• [ENTRIES PROVIDED]
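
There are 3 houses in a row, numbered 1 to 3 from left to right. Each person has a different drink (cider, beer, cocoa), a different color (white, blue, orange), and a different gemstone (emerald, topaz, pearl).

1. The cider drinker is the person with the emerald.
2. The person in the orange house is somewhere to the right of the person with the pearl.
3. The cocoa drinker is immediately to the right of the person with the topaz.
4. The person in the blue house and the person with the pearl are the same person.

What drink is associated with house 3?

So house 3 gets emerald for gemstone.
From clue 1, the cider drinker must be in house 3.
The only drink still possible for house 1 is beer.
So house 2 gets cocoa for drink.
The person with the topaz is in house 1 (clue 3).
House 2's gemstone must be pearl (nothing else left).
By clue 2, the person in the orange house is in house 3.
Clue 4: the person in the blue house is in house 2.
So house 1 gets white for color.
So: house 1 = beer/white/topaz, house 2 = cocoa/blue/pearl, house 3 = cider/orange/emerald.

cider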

• [TASK DIRECTIONS]
Restate the material word for word, leaving nothing out.

• [OUTPUT]
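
There are 3 houses in a row, numbered 1 to 3 from left to right. Each person has a different drink (cider, beer, cocoa), a different color (white, blue, orange), and a different gemstone (emerald, topaz, pearl).

1. The cider drinker is the person with the emerald.
2. The person in the orange house is somewhere to the right of the person with the pearl.
3. The cocoa drinker is immediately to the right of the person with the topaz.
4. The person in the blue house and the person with the pearl are the same person.

What drink is associated with house 3?

So house 3 gets emerald for gemstone.
From clue 1, the cider drinker must be in house 3.
The only drink still possible for house 1 is beer.
So house 2 gets cocoa for drink.
The person with the topaz is in house 1 (clue 3).
House 2's gemstone must be pearl (nothing else left).
By clue 2, the person in the orange house is in house 3.
Clue 4: the person in the blue house is in house 2.
So house 1 gets white for color.
So: house 1 = beer/white/topaz, house 2 = cocoa/blue/pearl, house 3 = cider/orange/emerald.

cider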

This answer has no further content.